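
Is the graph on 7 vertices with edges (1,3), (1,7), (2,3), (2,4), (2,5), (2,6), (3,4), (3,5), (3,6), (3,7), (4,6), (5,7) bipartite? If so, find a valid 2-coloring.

Step 1: Attempt 2-coloring using BFS:
  Start at vertex 1, assign color 0
  Color vertex 3 with color 1 (neighbor of 1)
  Color vertex 7 with color 1 (neighbor of 1)
  Color vertex 2 with color 0 (neighbor of 3)
  Color vertex 4 with color 0 (neighbor of 3)
  Color vertex 5 with color 0 (neighbor of 3)
  Color vertex 6 with color 0 (neighbor of 3)

Step 2: Conflict found! Vertices 3 and 7 are adjacent but have the same color.
This means the graph contains an odd cycle.

The graph is NOT bipartite.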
= = = = =
• **Task requirements**
Retype the material in full. Keep every character as it is.

• **Solution to this exercise**
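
Is the graph on 7 vertices with edges (1,3), (1,7), (2,3), (2,4), (2,5), (2,6), (3,4), (3,5), (3,6), (3,7), (4,6), (5,7) bipartite? If so, find a valid 2-coloring.

Step 1: Attempt 2-coloring using BFS:
  Start at vertex 1, assign color 0
  Color vertex 3 with color 1 (neighbor of 1)
  Color vertex 7 with color 1 (neighbor of 1)
  Color vertex 2 with color 0 (neighbor of 3)
  Color vertex 4 with color 0 (neighbor of 3)
  Color vertex 5 with color 0 (neighbor of 3)
  Color vertex 6 with color 0 (neighbor of 3)

Step 2: Conflict found! Vertices 3 and 7 are adjacent but have the same color.
This means the graph contains an odd cycle.

The graph is NOT bipartite.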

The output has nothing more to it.